** Opening DATA FOR THIS EXERCISE block **
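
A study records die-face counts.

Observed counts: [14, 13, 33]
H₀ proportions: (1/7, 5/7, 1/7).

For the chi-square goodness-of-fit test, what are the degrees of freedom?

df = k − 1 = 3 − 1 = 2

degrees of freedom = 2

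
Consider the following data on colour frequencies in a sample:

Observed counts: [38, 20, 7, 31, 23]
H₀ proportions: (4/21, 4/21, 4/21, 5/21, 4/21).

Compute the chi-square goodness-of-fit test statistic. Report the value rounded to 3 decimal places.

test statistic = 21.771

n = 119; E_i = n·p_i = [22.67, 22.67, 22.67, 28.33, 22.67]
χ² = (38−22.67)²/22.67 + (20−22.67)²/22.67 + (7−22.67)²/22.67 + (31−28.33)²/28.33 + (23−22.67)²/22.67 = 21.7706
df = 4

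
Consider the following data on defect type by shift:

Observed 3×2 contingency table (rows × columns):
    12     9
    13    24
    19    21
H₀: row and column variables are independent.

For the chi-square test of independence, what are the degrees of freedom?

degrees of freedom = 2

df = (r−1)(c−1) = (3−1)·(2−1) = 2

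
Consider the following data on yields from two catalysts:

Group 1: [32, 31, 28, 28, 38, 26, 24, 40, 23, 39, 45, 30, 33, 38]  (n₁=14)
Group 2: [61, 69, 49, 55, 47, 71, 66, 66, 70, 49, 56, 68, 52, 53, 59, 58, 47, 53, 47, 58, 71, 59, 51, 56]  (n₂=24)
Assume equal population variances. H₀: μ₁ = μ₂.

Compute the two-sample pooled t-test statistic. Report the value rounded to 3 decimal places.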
** Closing DATA FOR THIS EXERCISE block **
** Opening DATA FOR THIS EXERCISE block **
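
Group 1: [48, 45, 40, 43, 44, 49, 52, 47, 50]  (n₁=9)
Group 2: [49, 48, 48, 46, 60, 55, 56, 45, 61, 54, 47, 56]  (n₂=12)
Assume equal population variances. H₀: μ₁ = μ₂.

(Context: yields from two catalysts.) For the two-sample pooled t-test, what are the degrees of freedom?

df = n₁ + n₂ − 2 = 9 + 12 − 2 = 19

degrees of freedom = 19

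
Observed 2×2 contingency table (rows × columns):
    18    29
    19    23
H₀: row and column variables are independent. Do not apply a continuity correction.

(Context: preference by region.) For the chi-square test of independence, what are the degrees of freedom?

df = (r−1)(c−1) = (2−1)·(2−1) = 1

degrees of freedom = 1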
** Closing DATA FOR THIS EXERCISE block **
*EXERCISE OBJECTIVE*
Each line of the data that holds "independent" should be reported.

*SOLUTION FOR THIS PROBLEM*
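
H₀: row and column variables are independent.
H₀: row and column variables are independent. Do not apply a continuity correction.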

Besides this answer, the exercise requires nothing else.